*** Opening of Records to use ***

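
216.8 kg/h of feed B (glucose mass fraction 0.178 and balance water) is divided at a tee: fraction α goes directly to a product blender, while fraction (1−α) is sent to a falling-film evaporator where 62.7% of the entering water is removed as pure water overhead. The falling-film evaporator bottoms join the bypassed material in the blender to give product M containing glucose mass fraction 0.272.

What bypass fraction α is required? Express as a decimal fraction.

0.329

All 216.8×0.178 = 38.59 kg/h of glucose reaches M, so M = 38.59/0.272 = 141.88 kg/h and vapour = 74.924 kg/h.
The evaporator receives (1−α)·216.8 of feed at 0.822 water and removes 0.627 of that water:
0.627×0.822×(1−α)×216.8 = 74.924
(1−α) = 74.924/111.74 = 0.6705;  α = 0.3295.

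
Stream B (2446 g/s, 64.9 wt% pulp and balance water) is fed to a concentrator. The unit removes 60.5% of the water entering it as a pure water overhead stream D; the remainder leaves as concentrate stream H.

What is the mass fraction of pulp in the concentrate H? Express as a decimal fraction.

pulp is not removed: 2446×0.649 = 1587.5 g/s of pulp enters H.
water entering = 2446×0.351 = 858.55 g/s; overhead removed = 0.605×858.55 = 519.42 g/s.
Concentrate = 2446 − 519.42 = 1926.6 g/s.
Mass fraction = 1587.5/1926.6 = 0.8240.

0.8240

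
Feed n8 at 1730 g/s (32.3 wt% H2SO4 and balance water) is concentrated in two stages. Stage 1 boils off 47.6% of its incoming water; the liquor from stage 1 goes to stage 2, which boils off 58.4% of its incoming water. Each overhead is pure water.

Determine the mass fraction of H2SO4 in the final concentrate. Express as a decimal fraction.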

*** Close of Records to use ***

Return each record exactly as given.

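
216.8 kg/h of feed B (glucose mass fraction 0.178 and balance water) is divided at a tee: fraction α goes directly to a product blender, while fraction (1−α) is sent to a falling-film evaporator where 62.7% of the entering water is removed as pure water overhead. The falling-film evaporator bottoms join the bypassed material in the blender to give product M containing glucose mass fraction 0.272.

What bypass fraction α is required? Express as a decimal fraction.

0.329

All 216.8×0.178 = 38.59 kg/h of glucose reaches M, so M = 38.59/0.272 = 141.88 kg/h and vapour = 74.924 kg/h.
The evaporator receives (1−α)·216.8 of feed at 0.822 water and removes 0.627 of that water:
0.627×0.822×(1−α)×216.8 = 74.924
(1−α) = 74.924/111.74 = 0.6705;  α = 0.3295.

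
Stream B (2446 g/s, 64.9 wt% pulp and balance water) is fed to a concentrator. The unit removes 60.5% of the water entering it as a pure water overhead stream D; the remainder leaves as concentrate stream H.

What is the mass fraction of pulp in the concentrate H? Express as a decimal fraction.

pulp is not removed: 2446×0.649 = 1587.5 g/s of pulp enters H.
water entering = 2446×0.351 = 858.55 g/s; overhead removed = 0.605×858.55 = 519.42 g/s.
Concentrate = 2446 − 519.42 = 1926.6 g/s.
Mass fraction = 1587.5/1926.6 = 0.8240.

0.8240

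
Feed n8 at 1730 g/s (32.3 wt% H2SO4 and balance water) is concentrated in two stages. Stage 1 boils off 47.6% of its incoming water; the liquor from stage 1 goes to stage 2, which boils off 58.4% of its incoming water. Each overhead is pure water.

Determine the mass fraction of H2SO4 in the final concentrate. Express as a decimal fraction.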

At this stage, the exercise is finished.